> _Exercise aim_
What lines of the data below hold "listed"? Show them.

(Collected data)
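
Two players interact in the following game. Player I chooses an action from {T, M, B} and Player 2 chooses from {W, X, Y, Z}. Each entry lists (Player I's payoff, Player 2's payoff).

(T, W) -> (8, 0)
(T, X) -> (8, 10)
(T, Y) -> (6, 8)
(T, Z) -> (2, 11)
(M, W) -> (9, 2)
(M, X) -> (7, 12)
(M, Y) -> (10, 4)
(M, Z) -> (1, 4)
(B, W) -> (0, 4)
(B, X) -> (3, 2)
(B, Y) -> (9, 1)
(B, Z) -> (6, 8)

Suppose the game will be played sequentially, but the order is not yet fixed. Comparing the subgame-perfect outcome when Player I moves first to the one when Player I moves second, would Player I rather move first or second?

second

If Player I leads: Player 2's best replies are T→Z, M→X, B→Z; Player I's induced payoffs 2, 7, 6; outcome (M, X), payoffs (7, 12).
If Player 2 leads: Player I's best replies are W→M, X→T, Y→M, Z→B; Player 2's induced payoffs 2, 10, 4, 8; outcome (T, X), payoffs (8, 10).
Player I gets 7 moving first and 8 moving second, so Player I prefers to move second.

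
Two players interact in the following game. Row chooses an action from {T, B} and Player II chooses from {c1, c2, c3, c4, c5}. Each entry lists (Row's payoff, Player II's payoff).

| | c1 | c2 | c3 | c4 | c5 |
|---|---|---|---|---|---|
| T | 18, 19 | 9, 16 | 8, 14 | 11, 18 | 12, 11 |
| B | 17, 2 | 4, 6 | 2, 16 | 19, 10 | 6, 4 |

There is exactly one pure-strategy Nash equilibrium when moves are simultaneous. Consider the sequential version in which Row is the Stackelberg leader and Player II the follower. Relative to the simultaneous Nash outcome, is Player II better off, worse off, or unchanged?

unchanged

Backward induction with Row moving first.
- T: BR = c1, leader payoff 18.
- B: BR = c3, leader payoff 2.
Among 18, 2, the best is 18 at T. Subgame-perfect outcome: (T, c1) with payoffs (18, 19).
For the simultaneous game, intersect best replies.
Row's best replies: c1→T; c2→T; c3→T; c4→B; c5→T.
Player II's best replies: T→c1; B→c3.
The unique mutual best reply is (T, c1), giving (18, 19).
Player II earns 19 sequentially versus 19 at the Nash outcome: unchanged.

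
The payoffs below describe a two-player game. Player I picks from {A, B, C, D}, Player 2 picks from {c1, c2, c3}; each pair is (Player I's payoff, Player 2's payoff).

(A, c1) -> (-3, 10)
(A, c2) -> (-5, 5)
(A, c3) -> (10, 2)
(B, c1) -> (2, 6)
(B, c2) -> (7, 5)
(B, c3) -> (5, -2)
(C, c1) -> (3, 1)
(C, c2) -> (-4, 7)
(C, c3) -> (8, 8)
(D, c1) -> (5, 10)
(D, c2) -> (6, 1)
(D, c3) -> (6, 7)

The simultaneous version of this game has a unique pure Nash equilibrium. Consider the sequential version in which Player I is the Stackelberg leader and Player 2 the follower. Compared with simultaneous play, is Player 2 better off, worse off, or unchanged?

Player 2 best-responds to each possible Player I move:
- A: Player 2 compares 10, 5, 2 and picks c1; Player I would get -3.
- B: Player 2 compares 6, 5, -2 and picks c1; Player I would get 2.
- C: Player 2 compares 1, 7, 8 and picks c3; Player I would get 8.
- D: Player 2 compares 10, 1, 7 and picks c1; Player I would get 5.
Maximizing over -3, 2, 8, 5, Player I chooses C. Subgame-perfect outcome: (C, c3) with payoffs (8, 8).
Now find the simultaneous Nash equilibrium.
Player I's best replies: c1→D; c2→B; c3→A.
Player 2's best replies: A→c1; B→c1; C→c3; D→c1.
Only (D, c1) has each player best-responding; Nash payoffs (5, 10).
Player 2 earns 8 sequentially versus 10 at the Nash outcome: worse off.

worse off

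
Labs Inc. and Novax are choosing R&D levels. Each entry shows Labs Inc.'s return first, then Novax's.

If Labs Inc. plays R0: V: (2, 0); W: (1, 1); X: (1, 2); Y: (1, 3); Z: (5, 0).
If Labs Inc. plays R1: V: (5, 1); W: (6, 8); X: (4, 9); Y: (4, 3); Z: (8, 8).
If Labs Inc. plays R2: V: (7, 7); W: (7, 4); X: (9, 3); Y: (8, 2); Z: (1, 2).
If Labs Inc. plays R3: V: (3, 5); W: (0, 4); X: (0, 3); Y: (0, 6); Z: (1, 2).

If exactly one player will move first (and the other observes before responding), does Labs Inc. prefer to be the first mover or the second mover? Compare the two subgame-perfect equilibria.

If Labs Inc. leads: Novax's best replies are R0→Y, R1→X, R2→V, R3→Y; Labs Inc.'s induced payoffs 1, 4, 7, 0; outcome (R2, V), payoffs (7, 7).
If Novax leads: Labs Inc.'s best replies are V→R2, W→R2, X→R2, Y→R2, Z→R1; Novax's induced payoffs 7, 4, 3, 2, 8; outcome (R1, Z), payoffs (8, 8).
Labs Inc. gets 7 moving first and 8 moving second, so Labs Inc. prefers to move second.

second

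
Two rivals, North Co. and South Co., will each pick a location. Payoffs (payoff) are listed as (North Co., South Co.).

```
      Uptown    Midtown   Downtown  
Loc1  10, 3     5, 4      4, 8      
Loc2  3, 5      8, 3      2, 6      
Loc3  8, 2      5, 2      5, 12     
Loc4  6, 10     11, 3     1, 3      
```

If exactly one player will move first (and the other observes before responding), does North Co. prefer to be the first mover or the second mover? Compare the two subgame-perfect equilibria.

If North Co. leads: South Co.'s best replies are Loc1→Downtown, Loc2→Downtown, Loc3→Downtown, Loc4→Uptown; North Co.'s induced payoffs 4, 2, 5, 6; outcome (Loc4, Uptown), payoffs (6, 10).
If South Co. leads: North Co.'s best replies are Uptown→Loc1, Midtown→Loc4, Downtown→Loc3; South Co.'s induced payoffs 3, 3, 12; outcome (Loc3, Downtown), payoffs (5, 12).
North Co. gets 6 moving first and 5 moving second, so North Co. prefers to move first.

first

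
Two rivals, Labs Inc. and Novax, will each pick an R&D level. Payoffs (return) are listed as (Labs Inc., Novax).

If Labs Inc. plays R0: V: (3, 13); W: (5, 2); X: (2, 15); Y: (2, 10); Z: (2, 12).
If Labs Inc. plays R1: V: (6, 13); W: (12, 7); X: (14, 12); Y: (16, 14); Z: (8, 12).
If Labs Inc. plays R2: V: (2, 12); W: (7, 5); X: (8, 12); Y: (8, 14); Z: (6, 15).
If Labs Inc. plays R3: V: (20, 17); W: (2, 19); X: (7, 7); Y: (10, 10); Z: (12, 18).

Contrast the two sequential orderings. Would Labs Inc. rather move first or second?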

> _Solution to the exercise_
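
Two rivals, North Co. and South Co., will each pick a location. Payoffs (payoff) are listed as (North Co., South Co.).
Two rivals, Labs Inc. and Novax, will each pick an R&D level. Payoffs (return) are listed as (Labs Inc., Novax).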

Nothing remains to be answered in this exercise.